[GOAL OF THE EXERCISE]
Your task is to transcribe the material that follows, line by line and exactly.

[EXERCISE DATA]
┄┄┄┄┄┄
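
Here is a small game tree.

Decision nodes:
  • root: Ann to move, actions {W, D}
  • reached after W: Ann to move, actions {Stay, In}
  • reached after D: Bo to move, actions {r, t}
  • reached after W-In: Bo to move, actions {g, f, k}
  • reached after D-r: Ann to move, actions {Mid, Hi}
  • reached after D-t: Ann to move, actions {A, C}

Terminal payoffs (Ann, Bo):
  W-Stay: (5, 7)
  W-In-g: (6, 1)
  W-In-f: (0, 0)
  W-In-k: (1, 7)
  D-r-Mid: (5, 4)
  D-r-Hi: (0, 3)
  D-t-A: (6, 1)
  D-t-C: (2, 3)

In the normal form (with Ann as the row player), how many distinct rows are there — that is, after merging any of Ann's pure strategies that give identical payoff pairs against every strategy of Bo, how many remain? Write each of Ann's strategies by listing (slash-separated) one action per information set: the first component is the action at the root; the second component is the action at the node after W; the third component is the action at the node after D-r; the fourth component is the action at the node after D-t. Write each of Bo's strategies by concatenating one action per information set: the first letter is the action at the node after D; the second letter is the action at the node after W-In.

6

Ann has 16 pure strategies: W/Stay/Mid/A, W/Stay/Mid/C, W/Stay/Hi/A, W/Stay/Hi/C, W/In/Mid/A, W/In/Mid/C, W/In/Hi/A, W/In/Hi/C, D/Stay/Mid/A, D/Stay/Mid/C, D/Stay/Hi/A, D/Stay/Hi/C, D/In/Mid/A, D/In/Mid/C, D/In/Hi/A, D/In/Hi/C. Columns: rg, rf, rk, tg, tf, tk.
{W/Stay/Mid/A, W/Stay/Mid/C, W/Stay/Hi/A, W/Stay/Hi/C} → row (5,7) (5,7) (5,7) (5,7) (5,7) (5,7)
{W/In/Mid/A, W/In/Mid/C, W/In/Hi/A, W/In/Hi/C} → row (6,1) (0,0) (1,7) (6,1) (0,0) (1,7)
{D/Stay/Mid/A, D/In/Mid/A} → row (5,4) (5,4) (5,4) (6,1) (6,1) (6,1)
{D/Stay/Mid/C, D/In/Mid/C} → row (5,4) (5,4) (5,4) (2,3) (2,3) (2,3)
{D/Stay/Hi/A, D/In/Hi/A} → row (0,3) (0,3) (0,3) (6,1) (6,1) (6,1)
{D/Stay/Hi/C, D/In/Hi/C} → row (0,3) (0,3) (0,3) (2,3) (2,3) (2,3)
That's 6 distinct rows out of 16 strategies.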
┄┄┄┄┄┄
[TASK ANSWER]
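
Here is a small game tree.

Decision nodes:
  • root: Ann to move, actions {W, D}
  • reached after W: Ann to move, actions {Stay, In}
  • reached after D: Bo to move, actions {r, t}
  • reached after W-In: Bo to move, actions {g, f, k}
  • reached after D-r: Ann to move, actions {Mid, Hi}
  • reached after D-t: Ann to move, actions {A, C}

Terminal payoffs (Ann, Bo):
  W-Stay: (5, 7)
  W-In-g: (6, 1)
  W-In-f: (0, 0)
  W-In-k: (1, 7)
  D-r-Mid: (5, 4)
  D-r-Hi: (0, 3)
  D-t-A: (6, 1)
  D-t-C: (2, 3)

In the normal form (with Ann as the row player), how many distinct rows are there — that is, after merging any of Ann's pure strategies that give identical payoff pairs against every strategy of Bo, how many remain? Write each of Ann's strategies by listing (slash-separated) one action per information set: the first component is the action at the root; the second component is the action at the node after W; the third component is the action at the node after D-r; the fourth component is the action at the node after D-t. Write each of Bo's strategies by concatenating one action per information set: the first letter is the action at the node after D; the second letter is the action at the node after W-In.

6

Ann has 16 pure strategies: W/Stay/Mid/A, W/Stay/Mid/C, W/Stay/Hi/A, W/Stay/Hi/C, W/In/Mid/A, W/In/Mid/C, W/In/Hi/A, W/In/Hi/C, D/Stay/Mid/A, D/Stay/Mid/C, D/Stay/Hi/A, D/Stay/Hi/C, D/In/Mid/A, D/In/Mid/C, D/In/Hi/A, D/In/Hi/C. Columns: rg, rf, rk, tg, tf, tk.
{W/Stay/Mid/A, W/Stay/Mid/C, W/Stay/Hi/A, W/Stay/Hi/C} → row (5,7) (5,7) (5,7) (5,7) (5,7) (5,7)
{W/In/Mid/A, W/In/Mid/C, W/In/Hi/A, W/In/Hi/C} → row (6,1) (0,0) (1,7) (6,1) (0,0) (1,7)
{D/Stay/Mid/A, D/In/Mid/A} → row (5,4) (5,4) (5,4) (6,1) (6,1) (6,1)
{D/Stay/Mid/C, D/In/Mid/C} → row (5,4) (5,4) (5,4) (2,3) (2,3) (2,3)
{D/Stay/Hi/A, D/In/Hi/A} → row (0,3) (0,3) (0,3) (6,1) (6,1) (6,1)
{D/Stay/Hi/C, D/In/Hi/C} → row (0,3) (0,3) (0,3) (2,3) (2,3) (2,3)
That's 6 distinct rows out of 16 strategies.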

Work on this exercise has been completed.